**Work request**
Once the line containing "Which is the simplified form of ( w^2" is found in the entries below, reproduce it and every line after it, stopping at and including the line containing "(C) -24*w^4+w*687 +"; reproduce nothing else, and keep each line exact.

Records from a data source
*** Block opens ***
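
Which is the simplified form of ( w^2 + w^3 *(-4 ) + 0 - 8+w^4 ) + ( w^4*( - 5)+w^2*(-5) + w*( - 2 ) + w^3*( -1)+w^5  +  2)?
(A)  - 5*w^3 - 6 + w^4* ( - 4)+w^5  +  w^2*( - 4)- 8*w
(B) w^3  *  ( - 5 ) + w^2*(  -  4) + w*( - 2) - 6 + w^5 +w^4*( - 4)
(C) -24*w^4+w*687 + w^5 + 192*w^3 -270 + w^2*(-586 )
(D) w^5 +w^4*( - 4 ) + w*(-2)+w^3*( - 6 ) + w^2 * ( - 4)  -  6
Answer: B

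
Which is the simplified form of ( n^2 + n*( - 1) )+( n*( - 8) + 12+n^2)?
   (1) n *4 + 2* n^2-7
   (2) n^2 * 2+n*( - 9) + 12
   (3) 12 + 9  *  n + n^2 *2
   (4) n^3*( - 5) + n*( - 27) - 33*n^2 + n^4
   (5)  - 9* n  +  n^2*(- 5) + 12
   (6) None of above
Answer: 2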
*** Block closes ***
*** Block opens ***
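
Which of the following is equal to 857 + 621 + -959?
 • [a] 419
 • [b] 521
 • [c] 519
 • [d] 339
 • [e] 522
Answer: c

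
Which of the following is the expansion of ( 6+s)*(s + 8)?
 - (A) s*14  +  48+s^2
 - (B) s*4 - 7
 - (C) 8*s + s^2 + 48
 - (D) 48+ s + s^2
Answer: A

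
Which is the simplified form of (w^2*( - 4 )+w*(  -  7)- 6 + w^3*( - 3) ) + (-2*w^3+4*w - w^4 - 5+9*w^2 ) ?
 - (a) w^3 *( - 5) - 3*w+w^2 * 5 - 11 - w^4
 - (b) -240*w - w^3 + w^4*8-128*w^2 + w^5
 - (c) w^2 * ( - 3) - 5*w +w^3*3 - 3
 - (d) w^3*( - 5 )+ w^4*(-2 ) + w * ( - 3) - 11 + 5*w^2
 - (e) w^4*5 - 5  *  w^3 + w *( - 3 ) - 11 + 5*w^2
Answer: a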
*** Block closes ***
**Answer**
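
Which is the simplified form of ( w^2 + w^3 *(-4 ) + 0 - 8+w^4 ) + ( w^4*( - 5)+w^2*(-5) + w*( - 2 ) + w^3*( -1)+w^5  +  2)?
(A)  - 5*w^3 - 6 + w^4* ( - 4)+w^5  +  w^2*( - 4)- 8*w
(B) w^3  *  ( - 5 ) + w^2*(  -  4) + w*( - 2) - 6 + w^5 +w^4*( - 4)
(C) -24*w^4+w*687 + w^5 + 192*w^3 -270 + w^2*(-586 )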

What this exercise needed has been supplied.